[Start of section]

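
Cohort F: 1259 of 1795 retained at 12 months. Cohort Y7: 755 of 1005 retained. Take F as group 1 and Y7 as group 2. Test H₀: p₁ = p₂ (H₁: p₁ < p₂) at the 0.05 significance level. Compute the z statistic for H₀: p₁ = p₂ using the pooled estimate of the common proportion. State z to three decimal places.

p̂₁ = 1259/1795 ≈ 0.70139, p̂₂ = 755/1005 ≈ 0.75124.
Pooled p̂ = (1259+755)/(1795+1005) = 2014/2800 = 0.71929.
SE = √(0.201914 × 0.00155213) = 0.01770.
z = (0.70139 − 0.75124)/0.01770 = -0.04985/0.01770 = -2.816.
p-value = P(Z < -2.816) ≈ 0.0024, so at α = 0.05 we reject H₀.

z = -2.816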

[End of section]

Print the entries above exactly as they were written, down to the last line.

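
Cohort F: 1259 of 1795 retained at 12 months. Cohort Y7: 755 of 1005 retained. Take F as group 1 and Y7 as group 2. Test H₀: p₁ = p₂ (H₁: p₁ < p₂) at the 0.05 significance level. Compute the z statistic for H₀: p₁ = p₂ using the pooled estimate of the common proportion. State z to three decimal places.

p̂₁ = 1259/1795 ≈ 0.70139, p̂₂ = 755/1005 ≈ 0.75124.
Pooled p̂ = (1259+755)/(1795+1005) = 2014/2800 = 0.71929.
SE = √(0.201914 × 0.00155213) = 0.01770.
z = (0.70139 − 0.75124)/0.01770 = -0.04985/0.01770 = -2.816.
p-value = P(Z < -2.816) ≈ 0.0024, so at α = 0.05 we reject H₀.

z = -2.816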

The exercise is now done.